• _Task brief_:
What is needed here is an exact copy of all the records below.

• _Available data_:
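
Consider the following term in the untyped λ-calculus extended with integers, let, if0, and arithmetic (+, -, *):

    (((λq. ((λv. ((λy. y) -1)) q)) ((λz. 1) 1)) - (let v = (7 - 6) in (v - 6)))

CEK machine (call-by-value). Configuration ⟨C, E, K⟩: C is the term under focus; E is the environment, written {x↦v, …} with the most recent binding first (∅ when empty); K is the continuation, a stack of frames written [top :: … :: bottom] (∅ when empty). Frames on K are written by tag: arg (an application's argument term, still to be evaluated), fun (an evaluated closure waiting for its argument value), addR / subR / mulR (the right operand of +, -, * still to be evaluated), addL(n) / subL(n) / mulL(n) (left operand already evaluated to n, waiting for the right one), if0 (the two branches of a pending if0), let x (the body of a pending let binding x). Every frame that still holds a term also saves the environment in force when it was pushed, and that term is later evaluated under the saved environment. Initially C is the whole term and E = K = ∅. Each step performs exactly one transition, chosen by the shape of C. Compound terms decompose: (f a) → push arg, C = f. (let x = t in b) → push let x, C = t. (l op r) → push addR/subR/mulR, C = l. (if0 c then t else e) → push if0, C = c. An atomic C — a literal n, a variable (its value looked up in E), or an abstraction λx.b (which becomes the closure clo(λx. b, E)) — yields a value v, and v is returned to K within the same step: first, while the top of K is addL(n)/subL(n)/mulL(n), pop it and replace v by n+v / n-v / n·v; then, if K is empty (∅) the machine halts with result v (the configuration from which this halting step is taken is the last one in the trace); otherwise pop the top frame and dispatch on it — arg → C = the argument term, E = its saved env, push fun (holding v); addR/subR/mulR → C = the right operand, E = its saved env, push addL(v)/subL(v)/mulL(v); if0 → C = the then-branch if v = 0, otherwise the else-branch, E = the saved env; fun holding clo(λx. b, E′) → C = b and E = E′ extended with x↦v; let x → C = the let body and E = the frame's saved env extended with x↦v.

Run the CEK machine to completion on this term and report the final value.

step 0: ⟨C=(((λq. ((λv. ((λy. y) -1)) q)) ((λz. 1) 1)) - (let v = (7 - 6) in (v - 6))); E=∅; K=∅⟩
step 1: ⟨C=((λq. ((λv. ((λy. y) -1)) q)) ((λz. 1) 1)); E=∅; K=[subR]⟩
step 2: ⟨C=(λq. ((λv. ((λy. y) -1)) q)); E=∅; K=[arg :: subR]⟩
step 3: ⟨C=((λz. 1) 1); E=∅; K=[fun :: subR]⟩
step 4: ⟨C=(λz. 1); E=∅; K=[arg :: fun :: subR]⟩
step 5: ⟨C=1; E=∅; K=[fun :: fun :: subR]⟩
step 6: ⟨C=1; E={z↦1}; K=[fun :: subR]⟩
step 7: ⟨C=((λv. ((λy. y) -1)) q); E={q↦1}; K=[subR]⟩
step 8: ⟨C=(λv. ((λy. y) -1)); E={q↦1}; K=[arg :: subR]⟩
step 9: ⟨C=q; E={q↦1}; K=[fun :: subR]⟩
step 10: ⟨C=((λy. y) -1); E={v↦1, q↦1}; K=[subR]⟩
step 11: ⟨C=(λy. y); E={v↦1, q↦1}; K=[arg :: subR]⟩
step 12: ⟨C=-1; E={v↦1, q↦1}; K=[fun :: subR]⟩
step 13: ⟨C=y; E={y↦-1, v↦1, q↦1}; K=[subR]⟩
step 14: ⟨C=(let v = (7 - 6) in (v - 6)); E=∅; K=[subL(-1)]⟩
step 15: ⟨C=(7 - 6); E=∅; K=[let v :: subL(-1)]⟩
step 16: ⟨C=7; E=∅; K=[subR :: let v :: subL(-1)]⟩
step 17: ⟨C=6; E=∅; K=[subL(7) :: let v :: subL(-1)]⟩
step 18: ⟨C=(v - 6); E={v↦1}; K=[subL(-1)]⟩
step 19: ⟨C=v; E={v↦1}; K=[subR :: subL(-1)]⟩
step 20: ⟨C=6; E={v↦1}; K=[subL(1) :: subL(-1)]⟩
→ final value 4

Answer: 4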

• _Exercise response_:
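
Consider the following term in the untyped λ-calculus extended with integers, let, if0, and arithmetic (+, -, *):

    (((λq. ((λv. ((λy. y) -1)) q)) ((λz. 1) 1)) - (let v = (7 - 6) in (v - 6)))

CEK machine (call-by-value). Configuration ⟨C, E, K⟩: C is the term under focus; E is the environment, written {x↦v, …} with the most recent binding first (∅ when empty); K is the continuation, a stack of frames written [top :: … :: bottom] (∅ when empty). Frames on K are written by tag: arg (an application's argument term, still to be evaluated), fun (an evaluated closure waiting for its argument value), addR / subR / mulR (the right operand of +, -, * still to be evaluated), addL(n) / subL(n) / mulL(n) (left operand already evaluated to n, waiting for the right one), if0 (the two branches of a pending if0), let x (the body of a pending let binding x). Every frame that still holds a term also saves the environment in force when it was pushed, and that term is later evaluated under the saved environment. Initially C is the whole term and E = K = ∅. Each step performs exactly one transition, chosen by the shape of C. Compound terms decompose: (f a) → push arg, C = f. (let x = t in b) → push let x, C = t. (l op r) → push addR/subR/mulR, C = l. (if0 c then t else e) → push if0, C = c. An atomic C — a literal n, a variable (its value looked up in E), or an abstraction λx.b (which becomes the closure clo(λx. b, E)) — yields a value v, and v is returned to K within the same step: first, while the top of K is addL(n)/subL(n)/mulL(n), pop it and replace v by n+v / n-v / n·v; then, if K is empty (∅) the machine halts with result v (the configuration from which this halting step is taken is the last one in the trace); otherwise pop the top frame and dispatch on it — arg → C = the argument term, E = its saved env, push fun (holding v); addR/subR/mulR → C = the right operand, E = its saved env, push addL(v)/subL(v)/mulL(v); if0 → C = the then-branch if v = 0, otherwise the else-branch, E = the saved env; fun holding clo(λx. b, E′) → C = b and E = E′ extended with x↦v; let x → C = the let body and E = the frame's saved env extended with x↦v.

Run the CEK machine to completion on this term and report the final value.

step 0: ⟨C=(((λq. ((λv. ((λy. y) -1)) q)) ((λz. 1) 1)) - (let v = (7 - 6) in (v - 6))); E=∅; K=∅⟩
step 1: ⟨C=((λq. ((λv. ((λy. y) -1)) q)) ((λz. 1) 1)); E=∅; K=[subR]⟩
step 2: ⟨C=(λq. ((λv. ((λy. y) -1)) q)); E=∅; K=[arg :: subR]⟩
step 3: ⟨C=((λz. 1) 1); E=∅; K=[fun :: subR]⟩
step 4: ⟨C=(λz. 1); E=∅; K=[arg :: fun :: subR]⟩
step 5: ⟨C=1; E=∅; K=[fun :: fun :: subR]⟩
step 6: ⟨C=1; E={z↦1}; K=[fun :: subR]⟩
step 7: ⟨C=((λv. ((λy. y) -1)) q); E={q↦1}; K=[subR]⟩
step 8: ⟨C=(λv. ((λy. y) -1)); E={q↦1}; K=[arg :: subR]⟩
step 9: ⟨C=q; E={q↦1}; K=[fun :: subR]⟩
step 10: ⟨C=((λy. y) -1); E={v↦1, q↦1}; K=[subR]⟩
step 11: ⟨C=(λy. y); E={v↦1, q↦1}; K=[arg :: subR]⟩
step 12: ⟨C=-1; E={v↦1, q↦1}; K=[fun :: subR]⟩
step 13: ⟨C=y; E={y↦-1, v↦1, q↦1}; K=[subR]⟩
step 14: ⟨C=(let v = (7 - 6) in (v - 6)); E=∅; K=[subL(-1)]⟩
step 15: ⟨C=(7 - 6); E=∅; K=[let v :: subL(-1)]⟩
step 16: ⟨C=7; E=∅; K=[subR :: let v :: subL(-1)]⟩
step 17: ⟨C=6; E=∅; K=[subL(7) :: let v :: subL(-1)]⟩
step 18: ⟨C=(v - 6); E={v↦1}; K=[subL(-1)]⟩
step 19: ⟨C=v; E={v↦1}; K=[subR :: subL(-1)]⟩
step 20: ⟨C=6; E={v↦1}; K=[subL(1) :: subL(-1)]⟩
→ final value 4

Answer: 4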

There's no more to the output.